→ **THE PROBLEM**:
Using the entries below, write out the line with "With 2 buffer-pool", the line with "2 3 4 1 0 5 2 0 2 3 2 0 2 0", and every line in between, exactly as each is written.

Stored data entries:
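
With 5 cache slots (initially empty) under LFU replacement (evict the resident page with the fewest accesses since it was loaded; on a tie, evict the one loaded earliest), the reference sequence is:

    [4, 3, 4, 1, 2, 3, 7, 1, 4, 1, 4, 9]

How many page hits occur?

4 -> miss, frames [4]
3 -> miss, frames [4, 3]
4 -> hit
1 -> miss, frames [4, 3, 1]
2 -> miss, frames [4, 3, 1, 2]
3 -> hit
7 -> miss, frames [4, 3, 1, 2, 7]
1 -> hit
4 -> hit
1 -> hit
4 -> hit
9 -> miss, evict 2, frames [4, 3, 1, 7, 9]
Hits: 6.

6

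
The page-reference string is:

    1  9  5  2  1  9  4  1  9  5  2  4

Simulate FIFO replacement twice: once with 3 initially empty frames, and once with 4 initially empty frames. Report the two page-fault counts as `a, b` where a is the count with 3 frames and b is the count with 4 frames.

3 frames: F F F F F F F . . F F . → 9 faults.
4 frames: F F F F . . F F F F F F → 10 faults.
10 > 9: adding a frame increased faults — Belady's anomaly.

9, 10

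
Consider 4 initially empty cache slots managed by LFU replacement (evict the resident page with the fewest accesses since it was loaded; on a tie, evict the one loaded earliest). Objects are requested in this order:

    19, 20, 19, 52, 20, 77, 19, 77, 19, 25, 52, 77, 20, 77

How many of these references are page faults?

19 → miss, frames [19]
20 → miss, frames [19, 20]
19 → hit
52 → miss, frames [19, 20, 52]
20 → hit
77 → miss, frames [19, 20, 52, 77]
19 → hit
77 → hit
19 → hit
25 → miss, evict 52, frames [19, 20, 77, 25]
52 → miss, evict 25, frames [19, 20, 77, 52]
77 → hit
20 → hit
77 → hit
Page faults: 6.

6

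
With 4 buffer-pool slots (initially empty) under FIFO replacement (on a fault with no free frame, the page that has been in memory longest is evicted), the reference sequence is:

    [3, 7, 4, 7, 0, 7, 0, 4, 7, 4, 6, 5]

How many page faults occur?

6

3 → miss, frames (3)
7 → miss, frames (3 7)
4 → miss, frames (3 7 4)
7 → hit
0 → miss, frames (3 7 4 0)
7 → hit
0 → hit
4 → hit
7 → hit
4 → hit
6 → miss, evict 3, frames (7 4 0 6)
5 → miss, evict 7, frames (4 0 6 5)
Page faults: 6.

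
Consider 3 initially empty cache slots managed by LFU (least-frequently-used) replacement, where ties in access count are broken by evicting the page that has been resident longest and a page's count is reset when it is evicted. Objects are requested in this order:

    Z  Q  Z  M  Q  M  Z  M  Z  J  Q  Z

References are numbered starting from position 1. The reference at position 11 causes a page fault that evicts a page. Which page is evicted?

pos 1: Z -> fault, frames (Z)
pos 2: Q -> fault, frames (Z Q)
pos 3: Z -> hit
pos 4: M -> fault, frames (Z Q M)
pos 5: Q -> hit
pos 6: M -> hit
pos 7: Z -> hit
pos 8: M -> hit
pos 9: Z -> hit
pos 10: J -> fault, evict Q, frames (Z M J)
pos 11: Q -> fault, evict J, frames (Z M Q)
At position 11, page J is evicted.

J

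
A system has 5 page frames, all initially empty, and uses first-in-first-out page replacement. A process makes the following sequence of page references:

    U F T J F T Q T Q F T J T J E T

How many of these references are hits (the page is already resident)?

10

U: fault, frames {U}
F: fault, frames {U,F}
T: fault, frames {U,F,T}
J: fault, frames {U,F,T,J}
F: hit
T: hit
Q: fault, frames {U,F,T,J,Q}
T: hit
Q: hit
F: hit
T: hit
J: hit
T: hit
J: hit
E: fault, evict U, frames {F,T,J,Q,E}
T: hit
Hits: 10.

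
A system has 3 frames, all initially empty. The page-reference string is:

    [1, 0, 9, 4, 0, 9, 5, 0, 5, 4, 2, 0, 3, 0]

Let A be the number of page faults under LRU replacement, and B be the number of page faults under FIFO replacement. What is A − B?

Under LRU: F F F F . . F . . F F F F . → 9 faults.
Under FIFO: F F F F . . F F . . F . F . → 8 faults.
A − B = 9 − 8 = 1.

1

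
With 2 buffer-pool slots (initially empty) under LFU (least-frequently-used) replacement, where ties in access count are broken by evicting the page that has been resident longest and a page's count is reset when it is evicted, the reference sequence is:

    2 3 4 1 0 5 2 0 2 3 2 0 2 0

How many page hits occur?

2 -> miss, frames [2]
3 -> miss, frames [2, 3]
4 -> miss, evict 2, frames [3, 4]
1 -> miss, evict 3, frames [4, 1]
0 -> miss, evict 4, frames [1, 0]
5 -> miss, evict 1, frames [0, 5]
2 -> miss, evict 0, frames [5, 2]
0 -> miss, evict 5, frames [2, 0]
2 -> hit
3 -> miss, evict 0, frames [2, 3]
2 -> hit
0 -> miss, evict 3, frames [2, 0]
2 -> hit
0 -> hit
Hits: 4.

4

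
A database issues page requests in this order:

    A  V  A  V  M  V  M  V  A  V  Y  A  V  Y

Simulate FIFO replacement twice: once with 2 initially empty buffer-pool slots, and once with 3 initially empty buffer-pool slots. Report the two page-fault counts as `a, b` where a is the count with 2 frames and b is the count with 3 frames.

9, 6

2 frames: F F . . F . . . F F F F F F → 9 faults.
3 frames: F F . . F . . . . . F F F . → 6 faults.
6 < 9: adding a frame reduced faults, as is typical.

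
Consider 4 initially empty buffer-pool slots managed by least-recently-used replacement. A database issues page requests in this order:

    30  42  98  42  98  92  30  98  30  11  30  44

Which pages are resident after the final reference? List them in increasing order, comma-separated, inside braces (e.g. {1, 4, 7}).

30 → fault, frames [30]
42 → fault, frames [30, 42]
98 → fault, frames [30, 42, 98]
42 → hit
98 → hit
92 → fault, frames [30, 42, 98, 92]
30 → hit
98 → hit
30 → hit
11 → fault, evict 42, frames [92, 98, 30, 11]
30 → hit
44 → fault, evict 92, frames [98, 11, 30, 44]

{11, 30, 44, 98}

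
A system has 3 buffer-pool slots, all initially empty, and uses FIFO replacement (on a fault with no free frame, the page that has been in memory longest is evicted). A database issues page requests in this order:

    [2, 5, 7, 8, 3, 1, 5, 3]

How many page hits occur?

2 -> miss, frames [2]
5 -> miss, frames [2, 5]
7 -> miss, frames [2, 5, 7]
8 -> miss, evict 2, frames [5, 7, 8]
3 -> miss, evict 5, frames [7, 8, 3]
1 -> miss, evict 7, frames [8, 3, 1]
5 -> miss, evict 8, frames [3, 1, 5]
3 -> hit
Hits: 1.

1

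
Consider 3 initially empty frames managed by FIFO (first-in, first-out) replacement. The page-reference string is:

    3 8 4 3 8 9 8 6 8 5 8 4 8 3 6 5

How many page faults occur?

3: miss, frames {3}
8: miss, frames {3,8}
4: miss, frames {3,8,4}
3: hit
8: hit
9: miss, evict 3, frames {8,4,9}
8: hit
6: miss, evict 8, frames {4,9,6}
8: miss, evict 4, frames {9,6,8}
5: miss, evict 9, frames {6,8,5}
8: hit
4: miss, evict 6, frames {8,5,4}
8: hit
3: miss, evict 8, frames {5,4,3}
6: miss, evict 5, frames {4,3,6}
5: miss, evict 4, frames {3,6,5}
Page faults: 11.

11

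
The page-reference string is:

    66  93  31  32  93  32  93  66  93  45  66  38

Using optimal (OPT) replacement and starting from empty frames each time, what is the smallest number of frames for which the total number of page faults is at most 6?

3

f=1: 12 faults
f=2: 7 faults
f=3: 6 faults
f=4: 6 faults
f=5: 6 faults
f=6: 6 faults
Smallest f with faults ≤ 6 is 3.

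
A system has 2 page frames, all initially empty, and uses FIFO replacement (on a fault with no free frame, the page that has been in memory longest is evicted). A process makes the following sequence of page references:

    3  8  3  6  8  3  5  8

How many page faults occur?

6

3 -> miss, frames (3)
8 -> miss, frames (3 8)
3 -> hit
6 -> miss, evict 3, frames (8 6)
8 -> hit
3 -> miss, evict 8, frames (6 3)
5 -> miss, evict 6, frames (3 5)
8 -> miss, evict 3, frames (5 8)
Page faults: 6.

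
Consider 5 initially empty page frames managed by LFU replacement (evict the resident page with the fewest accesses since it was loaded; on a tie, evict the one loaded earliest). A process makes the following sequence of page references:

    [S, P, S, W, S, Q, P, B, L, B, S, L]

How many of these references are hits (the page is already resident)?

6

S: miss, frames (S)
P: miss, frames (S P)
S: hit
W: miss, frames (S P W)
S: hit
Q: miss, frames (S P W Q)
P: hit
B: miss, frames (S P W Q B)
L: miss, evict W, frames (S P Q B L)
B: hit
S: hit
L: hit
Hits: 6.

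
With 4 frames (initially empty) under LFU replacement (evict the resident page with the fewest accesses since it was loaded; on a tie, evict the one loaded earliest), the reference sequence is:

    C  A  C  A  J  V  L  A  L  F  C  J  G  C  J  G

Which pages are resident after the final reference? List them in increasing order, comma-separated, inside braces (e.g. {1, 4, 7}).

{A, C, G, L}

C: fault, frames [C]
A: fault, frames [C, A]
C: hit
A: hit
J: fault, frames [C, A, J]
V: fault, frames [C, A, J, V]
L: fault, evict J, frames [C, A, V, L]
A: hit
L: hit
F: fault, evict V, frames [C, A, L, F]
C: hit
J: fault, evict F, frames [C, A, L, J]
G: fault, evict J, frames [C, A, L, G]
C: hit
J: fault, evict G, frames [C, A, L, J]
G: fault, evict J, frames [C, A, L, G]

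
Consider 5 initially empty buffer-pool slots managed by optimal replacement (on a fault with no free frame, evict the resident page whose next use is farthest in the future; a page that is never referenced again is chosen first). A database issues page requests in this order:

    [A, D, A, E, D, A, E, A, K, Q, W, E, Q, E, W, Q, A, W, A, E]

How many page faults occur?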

→ **WRITTEN SOLUTION**:
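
With 2 buffer-pool slots (initially empty) under LFU (least-frequently-used) replacement, where ties in access count are broken by evicting the page that has been resident longest and a page's count is reset when it is evicted, the reference sequence is:

    2 3 4 1 0 5 2 0 2 3 2 0 2 0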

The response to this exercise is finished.